- **WHAT TO PRODUCE**: A complete, word-for-word restatement of the entries is needed.

- **PROVIDED DATA**:
--- START ---

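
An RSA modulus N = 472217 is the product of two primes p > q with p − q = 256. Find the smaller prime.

571

Since p = q + 256, we have 472217 = q(q + 256), so q² + 256q − 472217 = 0.
Discriminant: 256² + 4·472217 = 65536 + 1888868 = 1954404; √1954404 = 1398.
q = (−256 + 1398)/2 = 571, and p = q + 256 = 827.
Check: 571 · 827 = 472217.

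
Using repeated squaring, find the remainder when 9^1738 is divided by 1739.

9^1 ≡ 9 (mod 1739)
9^2 ≡ 9^2 = 81 ≡ 81 (mod 1739)
9^4 ≡ 81^2 = 6561 ≡ 1344 (mod 1739)
9^8 ≡ 1344^2 = 1806336 ≡ 1254 (mod 1739)
9^16 ≡ 1254^2 = 1572516 ≡ 460 (mod 1739)
9^32 ≡ 460^2 = 211600 ≡ 1181 (mod 1739)
9^64 ≡ 1181^2 = 1394761 ≡ 83 (mod 1739)
9^128 ≡ 83^2 = 6889 ≡ 1672 (mod 1739)
9^256 ≡ 1672^2 = 2795584 ≡ 1011 (mod 1739)
9^512 ≡ 1011^2 = 1022121 ≡ 1328 (mod 1739)
9^1024 ≡ 1328^2 = 1763584 ≡ 238 (mod 1739)
1738 = 1024 + 512 + 128 + 64 + 8 + 2 in binary powers of 2.
So 9^1738 ≡ 238 · 1328 · 1672 · 83 · 1254 · 81 ≡ 638 (mod 1739).
Since 638 ≠ 1, base 9 is a Fermat witness: 1739 is composite.

638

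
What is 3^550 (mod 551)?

35

3^1 ≡ 3 (mod 551)
3^2 ≡ 3^2 = 9 ≡ 9 (mod 551)
3^4 ≡ 9^2 = 81 ≡ 81 (mod 551)
3^8 ≡ 81^2 = 6561 ≡ 500 (mod 551)
3^16 ≡ 500^2 = 250000 ≡ 397 (mod 551)
3^32 ≡ 397^2 = 157609 ≡ 23 (mod 551)
3^64 ≡ 23^2 = 529 ≡ 529 (mod 551)
3^128 ≡ 529^2 = 279841 ≡ 484 (mod 551)
3^256 ≡ 484^2 = 234256 ≡ 81 (mod 551)
3^512 ≡ 81^2 = 6561 ≡ 500 (mod 551)
550 = 512 + 32 + 4 + 2 in binary powers of 2.
So 3^550 ≡ 500 · 23 · 81 · 9 ≡ 35 (mod 551).
Since 35 ≠ 1, base 3 is a Fermat witness: 551 is composite.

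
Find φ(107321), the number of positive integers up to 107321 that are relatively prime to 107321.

98368

Factor: 107321 = 17 · 59 · 107.
φ(107321) = (17−1) · (59−1) · (107−1) = 16 · 58 · 106 = 98368.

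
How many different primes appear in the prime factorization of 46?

46 = 2 · 23
46 = 2 · 23, which has 2 distinct prime factors.

2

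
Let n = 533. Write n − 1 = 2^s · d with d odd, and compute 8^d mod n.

21

533 − 1 = 532 = 2^2 · 133, so d = 133.
8^1 ≡ 8 (mod 533)
8^2 ≡ 8^2 = 64 ≡ 64 (mod 533)
8^4 ≡ 64^2 = 4096 ≡ 365 (mod 533)
8^8 ≡ 365^2 = 133225 ≡ 508 (mod 533)
8^16 ≡ 508^2 = 258064 ≡ 92 (mod 533)
8^32 ≡ 92^2 = 8464 ≡ 469 (mod 533)
8^64 ≡ 469^2 = 219961 ≡ 365 (mod 533)
8^128 ≡ 365^2 = 133225 ≡ 508 (mod 533)
133 = 128 + 4 + 1 in binary powers of 2.
So 8^133 ≡ 508 · 365 · 8 ≡ 21 (mod 533).
Squaring chain: 21 → 441; never reaches −1, so base 8 is a Miller–Rabin witness that 533 is composite.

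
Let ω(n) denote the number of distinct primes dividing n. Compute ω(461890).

6

461890 = 2 · 230945
230945 = 5 · 46189
46189 = 11 · 4199
4199 = 13 · 323
323 = 17 · 19
461890 = 2 · 5 · 11 · 13 · 17 · 19, which has 6 distinct prime factors.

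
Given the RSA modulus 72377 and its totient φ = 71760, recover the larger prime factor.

461

φ(n) = (p−1)(q−1) = n − (p+q) + 1, so p + q = 72377 − 71760 + 1 = 618.
p and q are the roots of t² − 618t + 72377 = 0.
Discriminant: 618² − 4·72377 = 381924 − 289508 = 92416; √92416 = 304.
q = (618 − 304)/2 = 157, p = (618 + 304)/2 = 461.
Check: 157 · 461 = 72377.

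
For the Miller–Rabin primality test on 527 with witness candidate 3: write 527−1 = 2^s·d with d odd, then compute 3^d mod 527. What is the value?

11

527 − 1 = 526 = 2^1 · 263, so d = 263.
3^1 ≡ 3 (mod 527)
3^2 ≡ 3^2 = 9 ≡ 9 (mod 527)
3^4 ≡ 9^2 = 81 ≡ 81 (mod 527)
3^8 ≡ 81^2 = 6561 ≡ 237 (mod 527)
3^16 ≡ 237^2 = 56169 ≡ 307 (mod 527)
3^32 ≡ 307^2 = 94249 ≡ 443 (mod 527)
3^64 ≡ 443^2 = 196249 ≡ 205 (mod 527)
3^128 ≡ 205^2 = 42025 ≡ 392 (mod 527)
3^256 ≡ 392^2 = 153664 ≡ 307 (mod 527)
263 = 256 + 4 + 2 + 1 in binary powers of 2.
So 3^263 ≡ 307 · 81 · 9 · 3 ≡ 11 (mod 527).
Squaring chain: 11; never reaches −1, so base 3 is a Miller–Rabin witness that 527 is composite.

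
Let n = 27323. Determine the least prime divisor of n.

27323 is odd.
Digit sum 17, not divisible by 3.
Ends in 3: not divisible by 5.
7: 27323 = 7·3903 + 2
11: 27323 = 11·2483 + 10
13: 27323 = 13·2101 + 10
17: 27323 = 17·1607 + 4
19: 27323 = 19·1438 + 1
23: 27323 = 23·1187 + 22
29: 27323 = 29·942 + 5
31: 27323 = 31·881 + 12
37: 27323 = 37·738 + 17
41: 27323 = 41·666 + 17
43: 27323 = 43·635 + 18
47: 27323 = 47·581 + 16
53: 27323 = 53·515 + 28
59: 27323 = 59·463 + 6
61: 27323 = 61·447 + 56
67: 27323 = 67·407 + 54
71: 27323 = 71·384 + 59
73: 27323 = 73·374 + 21
79: 27323 = 79·345 + 68
83: 27323 = 83·329 + 16
89: 27323 = 89·307

89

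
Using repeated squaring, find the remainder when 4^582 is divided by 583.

4^1 ≡ 4 (mod 583)
4^2 ≡ 4^2 = 16 ≡ 16 (mod 583)
4^4 ≡ 16^2 = 256 ≡ 256 (mod 583)
4^8 ≡ 256^2 = 65536 ≡ 240 (mod 583)
4^16 ≡ 240^2 = 57600 ≡ 466 (mod 583)
4^32 ≡ 466^2 = 217156 ≡ 280 (mod 583)
4^64 ≡ 280^2 = 78400 ≡ 278 (mod 583)
4^128 ≡ 278^2 = 77284 ≡ 328 (mod 583)
4^256 ≡ 328^2 = 107584 ≡ 312 (mod 583)
4^512 ≡ 312^2 = 97344 ≡ 566 (mod 583)
582 = 512 + 64 + 4 + 2 in binary powers of 2.
So 4^582 ≡ 566 · 278 · 256 · 16 ≡ 236 (mod 583).
Since 236 ≠ 1, base 4 is a Fermat witness: 583 is composite.

236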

--- END ---

- **EXERCISE SOLUTION**:
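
An RSA modulus N = 472217 is the product of two primes p > q with p − q = 256. Find the smaller prime.

571

Since p = q + 256, we have 472217 = q(q + 256), so q² + 256q − 472217 = 0.
Discriminant: 256² + 4·472217 = 65536 + 1888868 = 1954404; √1954404 = 1398.
q = (−256 + 1398)/2 = 571, and p = q + 256 = 827.
Check: 571 · 827 = 472217.

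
Using repeated squaring, find the remainder when 9^1738 is divided by 1739.

9^1 ≡ 9 (mod 1739)
9^2 ≡ 9^2 = 81 ≡ 81 (mod 1739)
9^4 ≡ 81^2 = 6561 ≡ 1344 (mod 1739)
9^8 ≡ 1344^2 = 1806336 ≡ 1254 (mod 1739)
9^16 ≡ 1254^2 = 1572516 ≡ 460 (mod 1739)
9^32 ≡ 460^2 = 211600 ≡ 1181 (mod 1739)
9^64 ≡ 1181^2 = 1394761 ≡ 83 (mod 1739)
9^128 ≡ 83^2 = 6889 ≡ 1672 (mod 1739)
9^256 ≡ 1672^2 = 2795584 ≡ 1011 (mod 1739)
9^512 ≡ 1011^2 = 1022121 ≡ 1328 (mod 1739)
9^1024 ≡ 1328^2 = 1763584 ≡ 238 (mod 1739)
1738 = 1024 + 512 + 128 + 64 + 8 + 2 in binary powers of 2.
So 9^1738 ≡ 238 · 1328 · 1672 · 83 · 1254 · 81 ≡ 638 (mod 1739).
Since 638 ≠ 1, base 9 is a Fermat witness: 1739 is composite.

638

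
What is 3^550 (mod 551)?

35

3^1 ≡ 3 (mod 551)
3^2 ≡ 3^2 = 9 ≡ 9 (mod 551)
3^4 ≡ 9^2 = 81 ≡ 81 (mod 551)
3^8 ≡ 81^2 = 6561 ≡ 500 (mod 551)
3^16 ≡ 500^2 = 250000 ≡ 397 (mod 551)
3^32 ≡ 397^2 = 157609 ≡ 23 (mod 551)
3^64 ≡ 23^2 = 529 ≡ 529 (mod 551)
3^128 ≡ 529^2 = 279841 ≡ 484 (mod 551)
3^256 ≡ 484^2 = 234256 ≡ 81 (mod 551)
3^512 ≡ 81^2 = 6561 ≡ 500 (mod 551)
550 = 512 + 32 + 4 + 2 in binary powers of 2.
So 3^550 ≡ 500 · 23 · 81 · 9 ≡ 35 (mod 551).
Since 35 ≠ 1, base 3 is a Fermat witness: 551 is composite.

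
Find φ(107321), the number of positive integers up to 107321 that are relatively prime to 107321.

98368

Factor: 107321 = 17 · 59 · 107.
φ(107321) = (17−1) · (59−1) · (107−1) = 16 · 58 · 106 = 98368.

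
How many different primes appear in the prime factorization of 46?

46 = 2 · 23
46 = 2 · 23, which has 2 distinct prime factors.

2

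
Let n = 533. Write n − 1 = 2^s · d with d odd, and compute 8^d mod n.

21

533 − 1 = 532 = 2^2 · 133, so d = 133.
8^1 ≡ 8 (mod 533)
8^2 ≡ 8^2 = 64 ≡ 64 (mod 533)
8^4 ≡ 64^2 = 4096 ≡ 365 (mod 533)
8^8 ≡ 365^2 = 133225 ≡ 508 (mod 533)
8^16 ≡ 508^2 = 258064 ≡ 92 (mod 533)
8^32 ≡ 92^2 = 8464 ≡ 469 (mod 533)
8^64 ≡ 469^2 = 219961 ≡ 365 (mod 533)
8^128 ≡ 365^2 = 133225 ≡ 508 (mod 533)
133 = 128 + 4 + 1 in binary powers of 2.
So 8^133 ≡ 508 · 365 · 8 ≡ 21 (mod 533).
Squaring chain: 21 → 441; never reaches −1, so base 8 is a Miller–Rabin witness that 533 is composite.

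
Let ω(n) denote the number of distinct primes dividing n. Compute ω(461890).

6

461890 = 2 · 230945
230945 = 5 · 46189
46189 = 11 · 4199
4199 = 13 · 323
323 = 17 · 19
461890 = 2 · 5 · 11 · 13 · 17 · 19, which has 6 distinct prime factors.

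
Given the RSA modulus 72377 and its totient φ = 71760, recover the larger prime factor.

461

φ(n) = (p−1)(q−1) = n − (p+q) + 1, so p + q = 72377 − 71760 + 1 = 618.
p and q are the roots of t² − 618t + 72377 = 0.
Discriminant: 618² − 4·72377 = 381924 − 289508 = 92416; √92416 = 304.
q = (618 − 304)/2 = 157, p = (618 + 304)/2 = 461.
Check: 157 · 461 = 72377.

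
For the Miller–Rabin primality test on 527 with witness candidate 3: write 527−1 = 2^s·d with d odd, then compute 3^d mod 527. What is the value?

11

527 − 1 = 526 = 2^1 · 263, so d = 263.
3^1 ≡ 3 (mod 527)
3^2 ≡ 3^2 = 9 ≡ 9 (mod 527)
3^4 ≡ 9^2 = 81 ≡ 81 (mod 527)
3^8 ≡ 81^2 = 6561 ≡ 237 (mod 527)
3^16 ≡ 237^2 = 56169 ≡ 307 (mod 527)
3^32 ≡ 307^2 = 94249 ≡ 443 (mod 527)
3^64 ≡ 443^2 = 196249 ≡ 205 (mod 527)
3^128 ≡ 205^2 = 42025 ≡ 392 (mod 527)
3^256 ≡ 392^2 = 153664 ≡ 307 (mod 527)
263 = 256 + 4 + 2 + 1 in binary powers of 2.
So 3^263 ≡ 307 · 81 · 9 · 3 ≡ 11 (mod 527).
Squaring chain: 11; never reaches −1, so base 3 is a Miller–Rabin witness that 527 is composite.

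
Let n = 27323. Determine the least prime divisor of n.

27323 is odd.
Digit sum 17, not divisible by 3.
Ends in 3: not divisible by 5.
7: 27323 = 7·3903 + 2
11: 27323 = 11·2483 + 10
13: 27323 = 13·2101 + 10
17: 27323 = 17·1607 + 4
19: 27323 = 19·1438 + 1
23: 27323 = 23·1187 + 22
29: 27323 = 29·942 + 5
31: 27323 = 31·881 + 12
37: 27323 = 37·738 + 17
41: 27323 = 41·666 + 17
43: 27323 = 43·635 + 18
47: 27323 = 47·581 + 16
53: 27323 = 53·515 + 28
59: 27323 = 59·463 + 6
61: 27323 = 61·447 + 56
67: 27323 = 67·407 + 54
71: 27323 = 71·384 + 59
73: 27323 = 73·374 + 21
79: 27323 = 79·345 + 68
83: 27323 = 83·329 + 16
89: 27323 = 89·307

89

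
Using repeated squaring, find the remainder when 4^582 is divided by 583.

4^1 ≡ 4 (mod 583)
4^2 ≡ 4^2 = 16 ≡ 16 (mod 583)
4^4 ≡ 16^2 = 256 ≡ 256 (mod 583)
4^8 ≡ 256^2 = 65536 ≡ 240 (mod 583)
4^16 ≡ 240^2 = 57600 ≡ 466 (mod 583)
4^32 ≡ 466^2 = 217156 ≡ 280 (mod 583)
4^64 ≡ 280^2 = 78400 ≡ 278 (mod 583)
4^128 ≡ 278^2 = 77284 ≡ 328 (mod 583)
4^256 ≡ 328^2 = 107584 ≡ 312 (mod 583)
4^512 ≡ 312^2 = 97344 ≡ 566 (mod 583)
582 = 512 + 64 + 4 + 2 in binary powers of 2.
So 4^582 ≡ 566 · 278 · 256 · 16 ≡ 236 (mod 583).
Since 236 ≠ 1, base 4 is a Fermat witness: 583 is composite.

236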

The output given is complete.